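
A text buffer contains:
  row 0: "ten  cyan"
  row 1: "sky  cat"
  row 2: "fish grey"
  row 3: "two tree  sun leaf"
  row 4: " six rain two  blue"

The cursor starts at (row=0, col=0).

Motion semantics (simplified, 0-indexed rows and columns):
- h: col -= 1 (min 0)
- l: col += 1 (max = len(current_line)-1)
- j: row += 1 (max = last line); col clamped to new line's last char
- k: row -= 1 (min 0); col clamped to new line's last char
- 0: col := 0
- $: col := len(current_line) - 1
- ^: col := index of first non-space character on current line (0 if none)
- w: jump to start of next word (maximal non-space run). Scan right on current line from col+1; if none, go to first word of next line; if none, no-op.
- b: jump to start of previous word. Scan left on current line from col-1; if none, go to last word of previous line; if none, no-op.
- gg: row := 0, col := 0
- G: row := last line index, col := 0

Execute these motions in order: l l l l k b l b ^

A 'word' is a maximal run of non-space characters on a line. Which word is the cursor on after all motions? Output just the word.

After 1 (l): row=0 col=1 char='e'
After 2 (l): row=0 col=2 char='n'
After 3 (l): row=0 col=3 char='_'
After 4 (l): row=0 col=4 char='_'
After 5 (k): row=0 col=4 char='_'
After 6 (b): row=0 col=0 char='t'
After 7 (l): row=0 col=1 char='e'
After 8 (b): row=0 col=0 char='t'
After 9 (^): row=0 col=0 char='t'

Answer: ten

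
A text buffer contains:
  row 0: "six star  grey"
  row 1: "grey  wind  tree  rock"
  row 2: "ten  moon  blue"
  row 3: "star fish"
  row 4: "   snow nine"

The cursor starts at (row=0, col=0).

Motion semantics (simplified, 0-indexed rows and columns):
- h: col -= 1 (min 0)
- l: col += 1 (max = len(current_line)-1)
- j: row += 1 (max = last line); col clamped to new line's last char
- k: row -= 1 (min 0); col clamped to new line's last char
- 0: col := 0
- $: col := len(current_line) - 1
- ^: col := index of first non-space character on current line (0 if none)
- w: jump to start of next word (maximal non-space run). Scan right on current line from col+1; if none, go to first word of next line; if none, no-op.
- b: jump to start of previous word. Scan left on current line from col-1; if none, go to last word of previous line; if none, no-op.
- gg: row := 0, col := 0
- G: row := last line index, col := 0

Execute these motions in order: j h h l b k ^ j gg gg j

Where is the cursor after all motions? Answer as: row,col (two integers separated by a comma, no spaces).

Answer: 1,0

Derivation:
After 1 (j): row=1 col=0 char='g'
After 2 (h): row=1 col=0 char='g'
After 3 (h): row=1 col=0 char='g'
After 4 (l): row=1 col=1 char='r'
After 5 (b): row=1 col=0 char='g'
After 6 (k): row=0 col=0 char='s'
After 7 (^): row=0 col=0 char='s'
After 8 (j): row=1 col=0 char='g'
After 9 (gg): row=0 col=0 char='s'
After 10 (gg): row=0 col=0 char='s'
After 11 (j): row=1 col=0 char='g'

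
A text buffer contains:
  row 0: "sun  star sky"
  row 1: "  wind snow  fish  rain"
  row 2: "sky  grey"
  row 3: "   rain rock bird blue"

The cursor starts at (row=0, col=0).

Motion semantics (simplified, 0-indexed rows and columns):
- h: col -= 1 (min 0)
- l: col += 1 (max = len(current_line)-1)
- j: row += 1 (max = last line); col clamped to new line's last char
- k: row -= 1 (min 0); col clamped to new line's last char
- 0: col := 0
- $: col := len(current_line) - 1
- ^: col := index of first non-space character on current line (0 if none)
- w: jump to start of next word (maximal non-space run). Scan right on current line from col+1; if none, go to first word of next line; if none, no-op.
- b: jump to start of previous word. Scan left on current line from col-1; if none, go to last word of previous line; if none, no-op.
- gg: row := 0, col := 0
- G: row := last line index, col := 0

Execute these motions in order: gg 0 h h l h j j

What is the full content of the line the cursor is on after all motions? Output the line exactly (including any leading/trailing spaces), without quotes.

Answer: sky  grey

Derivation:
After 1 (gg): row=0 col=0 char='s'
After 2 (0): row=0 col=0 char='s'
After 3 (h): row=0 col=0 char='s'
After 4 (h): row=0 col=0 char='s'
After 5 (l): row=0 col=1 char='u'
After 6 (h): row=0 col=0 char='s'
After 7 (j): row=1 col=0 char='_'
After 8 (j): row=2 col=0 char='s'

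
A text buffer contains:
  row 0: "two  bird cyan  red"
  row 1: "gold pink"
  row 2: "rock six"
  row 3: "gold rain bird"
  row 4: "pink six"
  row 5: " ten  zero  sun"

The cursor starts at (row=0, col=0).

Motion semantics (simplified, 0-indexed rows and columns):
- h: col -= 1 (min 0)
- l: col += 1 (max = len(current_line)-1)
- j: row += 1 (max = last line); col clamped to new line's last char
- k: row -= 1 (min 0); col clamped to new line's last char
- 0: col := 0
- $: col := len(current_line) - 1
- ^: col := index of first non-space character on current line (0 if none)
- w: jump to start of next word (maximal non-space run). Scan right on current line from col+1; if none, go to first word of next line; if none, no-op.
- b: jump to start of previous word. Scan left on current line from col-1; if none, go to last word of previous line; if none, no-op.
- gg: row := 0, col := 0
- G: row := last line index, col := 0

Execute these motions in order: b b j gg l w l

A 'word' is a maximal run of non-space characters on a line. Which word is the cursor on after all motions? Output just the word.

Answer: bird

Derivation:
After 1 (b): row=0 col=0 char='t'
After 2 (b): row=0 col=0 char='t'
After 3 (j): row=1 col=0 char='g'
After 4 (gg): row=0 col=0 char='t'
After 5 (l): row=0 col=1 char='w'
After 6 (w): row=0 col=5 char='b'
After 7 (l): row=0 col=6 char='i'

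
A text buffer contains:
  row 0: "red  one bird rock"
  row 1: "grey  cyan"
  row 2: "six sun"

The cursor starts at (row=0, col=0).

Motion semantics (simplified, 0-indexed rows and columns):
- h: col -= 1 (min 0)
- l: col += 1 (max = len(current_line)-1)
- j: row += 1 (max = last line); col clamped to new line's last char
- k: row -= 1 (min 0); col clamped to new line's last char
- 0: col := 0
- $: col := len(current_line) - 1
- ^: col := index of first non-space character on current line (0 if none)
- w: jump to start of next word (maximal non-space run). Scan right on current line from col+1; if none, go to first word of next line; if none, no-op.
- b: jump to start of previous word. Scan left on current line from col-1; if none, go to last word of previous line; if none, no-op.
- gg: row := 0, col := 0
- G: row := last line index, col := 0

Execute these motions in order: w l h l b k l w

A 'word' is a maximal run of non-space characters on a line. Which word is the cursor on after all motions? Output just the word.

After 1 (w): row=0 col=5 char='o'
After 2 (l): row=0 col=6 char='n'
After 3 (h): row=0 col=5 char='o'
After 4 (l): row=0 col=6 char='n'
After 5 (b): row=0 col=5 char='o'
After 6 (k): row=0 col=5 char='o'
After 7 (l): row=0 col=6 char='n'
After 8 (w): row=0 col=9 char='b'

Answer: bird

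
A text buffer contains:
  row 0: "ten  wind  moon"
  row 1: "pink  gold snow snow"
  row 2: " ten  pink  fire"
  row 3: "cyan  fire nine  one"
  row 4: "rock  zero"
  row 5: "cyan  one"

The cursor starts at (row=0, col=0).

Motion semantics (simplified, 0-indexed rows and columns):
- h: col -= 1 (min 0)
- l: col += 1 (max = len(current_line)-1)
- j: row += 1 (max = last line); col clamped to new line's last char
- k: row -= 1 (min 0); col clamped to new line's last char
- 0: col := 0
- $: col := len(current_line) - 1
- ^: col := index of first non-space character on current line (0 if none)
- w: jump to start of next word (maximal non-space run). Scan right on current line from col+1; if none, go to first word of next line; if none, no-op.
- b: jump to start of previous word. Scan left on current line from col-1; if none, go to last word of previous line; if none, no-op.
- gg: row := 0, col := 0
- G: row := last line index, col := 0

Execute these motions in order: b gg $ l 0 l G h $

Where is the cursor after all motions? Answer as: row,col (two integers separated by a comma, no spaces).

After 1 (b): row=0 col=0 char='t'
After 2 (gg): row=0 col=0 char='t'
After 3 ($): row=0 col=14 char='n'
After 4 (l): row=0 col=14 char='n'
After 5 (0): row=0 col=0 char='t'
After 6 (l): row=0 col=1 char='e'
After 7 (G): row=5 col=0 char='c'
After 8 (h): row=5 col=0 char='c'
After 9 ($): row=5 col=8 char='e'

Answer: 5,8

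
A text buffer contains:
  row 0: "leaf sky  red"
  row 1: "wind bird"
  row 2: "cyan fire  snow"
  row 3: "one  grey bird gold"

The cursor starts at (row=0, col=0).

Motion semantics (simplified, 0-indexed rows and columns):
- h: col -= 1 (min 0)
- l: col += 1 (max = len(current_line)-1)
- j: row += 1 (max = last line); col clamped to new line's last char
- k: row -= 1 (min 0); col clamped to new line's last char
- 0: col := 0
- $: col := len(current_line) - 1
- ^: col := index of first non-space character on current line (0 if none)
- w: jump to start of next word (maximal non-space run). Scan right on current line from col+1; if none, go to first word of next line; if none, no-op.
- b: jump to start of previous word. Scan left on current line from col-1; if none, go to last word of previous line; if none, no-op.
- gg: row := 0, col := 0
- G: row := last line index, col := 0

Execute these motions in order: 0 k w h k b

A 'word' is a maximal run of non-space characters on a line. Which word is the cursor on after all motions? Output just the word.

After 1 (0): row=0 col=0 char='l'
After 2 (k): row=0 col=0 char='l'
After 3 (w): row=0 col=5 char='s'
After 4 (h): row=0 col=4 char='_'
After 5 (k): row=0 col=4 char='_'
After 6 (b): row=0 col=0 char='l'

Answer: leaf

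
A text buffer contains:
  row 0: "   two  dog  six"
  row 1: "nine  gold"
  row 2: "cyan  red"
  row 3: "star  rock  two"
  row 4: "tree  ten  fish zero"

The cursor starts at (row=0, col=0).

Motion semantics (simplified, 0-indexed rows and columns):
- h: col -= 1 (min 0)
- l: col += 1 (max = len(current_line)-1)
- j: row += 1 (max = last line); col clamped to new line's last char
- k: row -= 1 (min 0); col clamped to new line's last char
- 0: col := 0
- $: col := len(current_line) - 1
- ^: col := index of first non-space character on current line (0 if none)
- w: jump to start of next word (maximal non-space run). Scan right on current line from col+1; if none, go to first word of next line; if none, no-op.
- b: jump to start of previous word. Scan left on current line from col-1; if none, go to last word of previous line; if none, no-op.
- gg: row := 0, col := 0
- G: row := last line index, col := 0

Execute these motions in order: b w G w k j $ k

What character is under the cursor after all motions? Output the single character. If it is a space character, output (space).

Answer: o

Derivation:
After 1 (b): row=0 col=0 char='_'
After 2 (w): row=0 col=3 char='t'
After 3 (G): row=4 col=0 char='t'
After 4 (w): row=4 col=6 char='t'
After 5 (k): row=3 col=6 char='r'
After 6 (j): row=4 col=6 char='t'
After 7 ($): row=4 col=19 char='o'
After 8 (k): row=3 col=14 char='o'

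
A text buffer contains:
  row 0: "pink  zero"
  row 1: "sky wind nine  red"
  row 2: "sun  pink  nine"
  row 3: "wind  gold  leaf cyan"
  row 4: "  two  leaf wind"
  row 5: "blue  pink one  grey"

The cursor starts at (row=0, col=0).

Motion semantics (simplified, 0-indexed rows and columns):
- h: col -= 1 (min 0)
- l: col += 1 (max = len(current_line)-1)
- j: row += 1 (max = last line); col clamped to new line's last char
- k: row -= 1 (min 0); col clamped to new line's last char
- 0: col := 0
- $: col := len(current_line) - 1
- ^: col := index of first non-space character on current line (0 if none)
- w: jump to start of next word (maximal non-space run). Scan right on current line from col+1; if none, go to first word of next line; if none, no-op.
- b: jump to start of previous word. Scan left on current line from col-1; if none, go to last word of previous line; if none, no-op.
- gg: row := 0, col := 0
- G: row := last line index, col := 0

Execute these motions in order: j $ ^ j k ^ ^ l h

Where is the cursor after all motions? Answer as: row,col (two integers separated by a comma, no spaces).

Answer: 1,0

Derivation:
After 1 (j): row=1 col=0 char='s'
After 2 ($): row=1 col=17 char='d'
After 3 (^): row=1 col=0 char='s'
After 4 (j): row=2 col=0 char='s'
After 5 (k): row=1 col=0 char='s'
After 6 (^): row=1 col=0 char='s'
After 7 (^): row=1 col=0 char='s'
After 8 (l): row=1 col=1 char='k'
After 9 (h): row=1 col=0 char='s'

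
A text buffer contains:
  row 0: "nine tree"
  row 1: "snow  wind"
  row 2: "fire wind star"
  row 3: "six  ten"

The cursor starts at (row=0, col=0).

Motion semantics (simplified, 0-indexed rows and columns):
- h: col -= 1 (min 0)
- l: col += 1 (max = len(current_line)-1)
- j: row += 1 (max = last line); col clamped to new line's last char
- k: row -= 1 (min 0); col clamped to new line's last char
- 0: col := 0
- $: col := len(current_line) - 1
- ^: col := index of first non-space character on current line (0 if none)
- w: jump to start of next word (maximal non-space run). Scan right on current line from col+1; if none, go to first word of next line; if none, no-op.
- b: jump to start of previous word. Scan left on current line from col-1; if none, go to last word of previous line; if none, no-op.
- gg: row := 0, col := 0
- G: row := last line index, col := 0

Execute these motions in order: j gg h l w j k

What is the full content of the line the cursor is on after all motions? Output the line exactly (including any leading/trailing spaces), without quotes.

Answer: nine tree

Derivation:
After 1 (j): row=1 col=0 char='s'
After 2 (gg): row=0 col=0 char='n'
After 3 (h): row=0 col=0 char='n'
After 4 (l): row=0 col=1 char='i'
After 5 (w): row=0 col=5 char='t'
After 6 (j): row=1 col=5 char='_'
After 7 (k): row=0 col=5 char='t'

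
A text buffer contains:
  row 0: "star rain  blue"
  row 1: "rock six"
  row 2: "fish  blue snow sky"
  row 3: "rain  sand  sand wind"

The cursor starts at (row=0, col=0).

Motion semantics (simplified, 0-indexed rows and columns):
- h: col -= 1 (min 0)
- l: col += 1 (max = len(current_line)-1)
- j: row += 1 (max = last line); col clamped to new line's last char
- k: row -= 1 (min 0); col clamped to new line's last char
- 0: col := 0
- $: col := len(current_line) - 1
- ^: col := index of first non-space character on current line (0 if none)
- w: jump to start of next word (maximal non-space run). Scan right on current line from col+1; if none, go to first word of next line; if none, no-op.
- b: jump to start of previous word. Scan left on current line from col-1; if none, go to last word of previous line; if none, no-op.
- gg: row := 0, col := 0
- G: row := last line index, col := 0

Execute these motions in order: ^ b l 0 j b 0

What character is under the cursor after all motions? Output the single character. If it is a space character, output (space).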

================================

From the data above, copy every line where "pink" appears.

Answer to this problem:
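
  row 1: "gold pink"
  row 4: "pink six"
  row 1: "pink  gold snow snow"
  row 2: " ten  pink  fire"
  row 0: "pink  zero"
  row 2: "sun  pink  nine"
  row 5: "blue  pink one  grey"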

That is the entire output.